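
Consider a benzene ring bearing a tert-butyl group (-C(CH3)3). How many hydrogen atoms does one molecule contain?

14

Atom tally by fragment:
  benzene ring core → C:6 H:6
  (− 1 ring H displaced by substituents)
  + C(CH3)3 → C:4 H:9
Element totals:
  C: 10
  H: 14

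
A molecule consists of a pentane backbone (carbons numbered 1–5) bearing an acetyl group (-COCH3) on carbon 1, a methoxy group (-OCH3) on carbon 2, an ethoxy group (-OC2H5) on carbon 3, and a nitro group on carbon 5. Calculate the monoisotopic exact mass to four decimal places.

233.1263

Atom tally by fragment:
  CH3COCH2 → C:3 H:5 O:1
  CH(OCH3) → C:2 H:4 O:1
  CH(OC2H5) → C:3 H:6 O:1
  CH2 → C:1 H:2
  CH2NO2 → C:1 H:2 N:1 O:2
Element totals:
  C: 10
  H: 19
  N: 1
  O: 5
Molecular formula: C10H19NO5.
  M = 10(12.0) + 19(1.007825) + 14.003074 + 5(15.994915)
    = 120.000000 + 19.148675 + 14.003074 + 79.974575 = 233.126324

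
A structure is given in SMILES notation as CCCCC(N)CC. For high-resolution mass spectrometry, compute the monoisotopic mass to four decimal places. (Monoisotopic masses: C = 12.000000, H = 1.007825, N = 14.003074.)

Atom tally by fragment:
  CH3 → C:1 H:3
  CH2 → C:1 H:2
  CH2 → C:1 H:2
  CH2 → C:1 H:2
  CH(NH2) → C:1 H:3 N:1
  CH2 → C:1 H:2
  CH3 → C:1 H:3
Element totals:
  C: 7
  H: 17
  N: 1
Molecular formula: C7H17N.
  M = 7(12.0) + 17(1.007825) + 14.003074
    = 84.000000 + 17.133025 + 14.003074 = 115.136099

115.1361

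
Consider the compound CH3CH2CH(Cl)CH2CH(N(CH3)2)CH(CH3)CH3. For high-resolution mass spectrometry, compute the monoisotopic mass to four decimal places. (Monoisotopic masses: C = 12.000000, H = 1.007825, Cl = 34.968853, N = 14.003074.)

191.1441

Atom tally by fragment:
  CH3 → C:1 H:3
  CH2 → C:1 H:2
  CH(Cl) → C:1 H:1 Cl:1
  CH2 → C:1 H:2
  CH(N(CH3)2) → C:3 H:7 N:1
  CH(CH3) → C:2 H:4
  CH3 → C:1 H:3
Element totals:
  C: 10
  H: 22
  Cl: 1
  N: 1
Molecular formula: C10H22ClN.
  M = 10(12.0) + 22(1.007825) + 34.968853 + 14.003074
    = 120.000000 + 22.172150 + 34.968853 + 14.003074 = 191.144077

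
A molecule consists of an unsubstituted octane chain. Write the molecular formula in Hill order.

Atom tally by fragment:
  CH3 → C:1 H:3
  CH2 → C:1 H:2
  CH2 → C:1 H:2
  CH2 → C:1 H:2
  CH2 → C:1 H:2
  CH2 → C:1 H:2
  CH2 → C:1 H:2
  CH3 → C:1 H:3
Element totals:
  C: 8
  H: 18

C8H18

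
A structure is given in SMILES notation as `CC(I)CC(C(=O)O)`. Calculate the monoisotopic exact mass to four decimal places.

227.9647

Atom tally by fragment:
  CH3 → C:1 H:3
  CH(I) → C:1 H:1 I:1
  CH2 → C:1 H:2
  CH2COOH → C:2 H:3 O:2
Element totals:
  C: 5
  H: 9
  I: 1
  O: 2
Molecular formula: C5H9IO2.
  M = 5(12.0) + 9(1.007825) + 126.904472 + 2(15.994915)
    = 60.000000 + 9.070425 + 126.904472 + 31.989830 = 227.964727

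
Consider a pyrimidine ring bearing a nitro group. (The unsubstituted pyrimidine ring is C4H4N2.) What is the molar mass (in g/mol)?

Atom tally by fragment:
  pyrimidine ring core → C:4 H:4 N:2
  (− 1 ring H displaced by substituents)
  + NO2 → N:1 O:2
Element totals:
  C: 4
  H: 3
  N: 3
  O: 2
Molecular formula: C4H3N3O2.
  M = 4(12.011) + 3(1.008) + 3(14.007) + 2(15.999)
    = 48.044 + 3.024 + 42.021 + 31.998 = 125.087

125.09 g/mol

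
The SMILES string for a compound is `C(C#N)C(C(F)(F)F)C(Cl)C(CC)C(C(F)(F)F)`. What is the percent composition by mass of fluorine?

Atom tally by fragment:
  NCCH2 → C:2 H:2 N:1
  CH(CF3) → C:2 H:1 F:3
  CH(Cl) → C:1 H:1 Cl:1
  CH(C2H5) → C:3 H:6
  CH2CF3 → C:2 H:2 F:3
Element totals:
  C: 10
  H: 12
  Cl: 1
  F: 6
  N: 1
Molecular formula: C10H12ClF6N.
Molar mass = 295.651 g/mol.
Mass from F: 6 × 18.998 = 113.988 g/mol.
%F = 113.988 / 295.651 × 100 = 38.55%.

38.55%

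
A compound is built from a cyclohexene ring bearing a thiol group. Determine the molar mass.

Atom tally by fragment:
  cyclohexene ring core → C:6 H:10
  (− 1 ring H displaced by substituents)
  + SH → S:1 H:1
Element totals:
  C: 6
  H: 10
  S: 1
Molecular formula: C6H10S.
  M = 6(12.011) + 10(1.008) + 32.06
    = 72.066 + 10.080 + 32.060 = 114.206

114.21 g/mol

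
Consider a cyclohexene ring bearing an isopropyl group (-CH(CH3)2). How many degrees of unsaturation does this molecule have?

Atom tally by fragment:
  cyclohexene ring core → C:6 H:10
  (− 1 ring H displaced by substituents)
  + CH(CH3)2 → C:3 H:7
Element totals:
  C: 9
  H: 16
Molecular formula: C9H16.
DoU = (2C + 2 + N − H − X) / 2 = (2·9 + 2 + 0 − 16 − 0) / 2 = 2.

2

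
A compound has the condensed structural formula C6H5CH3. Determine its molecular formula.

C7H8

Atom tally by fragment:
  benzene ring core → C:6 H:6
  (− 1 ring H displaced by substituents)
  + CH3 → C:1 H:3
Element totals:
  C: 7
  H: 8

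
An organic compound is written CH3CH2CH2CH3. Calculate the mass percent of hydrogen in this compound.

17.34%

Atom tally by fragment:
  CH3 → C:1 H:3
  CH2 → C:1 H:2
  CH2 → C:1 H:2
  CH3 → C:1 H:3
Element totals:
  C: 4
  H: 10
Molecular formula: C4H10.
Molar mass = 58.124 g/mol.
Mass from H: 10 × 1.008 = 10.080 g/mol.
%H = 10.080 / 58.124 × 100 = 17.34%.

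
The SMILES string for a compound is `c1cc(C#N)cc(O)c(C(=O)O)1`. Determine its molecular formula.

Atom tally by fragment:
  benzene ring core → C:6 H:6
  (− 3 ring H displaced by substituents)
  + CN → C:1 N:1
  + OH → O:1 H:1
  + COOH → C:1 H:1 O:2
Element totals:
  C: 8
  H: 5
  N: 1
  O: 3

C8H5NO3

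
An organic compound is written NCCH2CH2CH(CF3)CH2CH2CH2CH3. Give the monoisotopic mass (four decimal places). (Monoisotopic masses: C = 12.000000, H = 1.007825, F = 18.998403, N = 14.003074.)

Atom tally by fragment:
  NCCH2 → C:2 H:2 N:1
  CH2 → C:1 H:2
  CH(CF3) → C:2 H:1 F:3
  CH2 → C:1 H:2
  CH2 → C:1 H:2
  CH2 → C:1 H:2
  CH3 → C:1 H:3
Element totals:
  C: 9
  H: 14
  F: 3
  N: 1
Molecular formula: C9H14F3N.
  M = 9(12.0) + 14(1.007825) + 3(18.998403) + 14.003074
    = 108.000000 + 14.109550 + 56.995209 + 14.003074 = 193.107833

193.1078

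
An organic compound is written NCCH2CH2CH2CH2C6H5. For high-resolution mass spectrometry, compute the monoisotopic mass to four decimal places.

159.1048

Atom tally by fragment:
  NCCH2 → C:2 H:2 N:1
  CH2 → C:1 H:2
  CH2 → C:1 H:2
  CH2C6H5 → C:7 H:7
Element totals:
  C: 11
  H: 13
  N: 1
Molecular formula: C11H13N.
  M = 11(12.0) + 13(1.007825) + 14.003074
    = 132.000000 + 13.101725 + 14.003074 = 159.104799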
################
§ **YOUR ASSIGNMENT**
Everything from the line that contains "An organic compound is written NCCH2CH2CH2CH2C6H5." to the last line of the records, restated word for word, is the required output.

§ **THE COMPLETED TASK**
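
An organic compound is written NCCH2CH2CH2CH2C6H5. For high-resolution mass spectrometry, compute the monoisotopic mass to four decimal places.

159.1048

Atom tally by fragment:
  NCCH2 → C:2 H:2 N:1
  CH2 → C:1 H:2
  CH2 → C:1 H:2
  CH2C6H5 → C:7 H:7
Element totals:
  C: 11
  H: 13
  N: 1
Molecular formula: C11H13N.
  M = 11(12.0) + 13(1.007825) + 14.003074
    = 132.000000 + 13.101725 + 14.003074 = 159.104799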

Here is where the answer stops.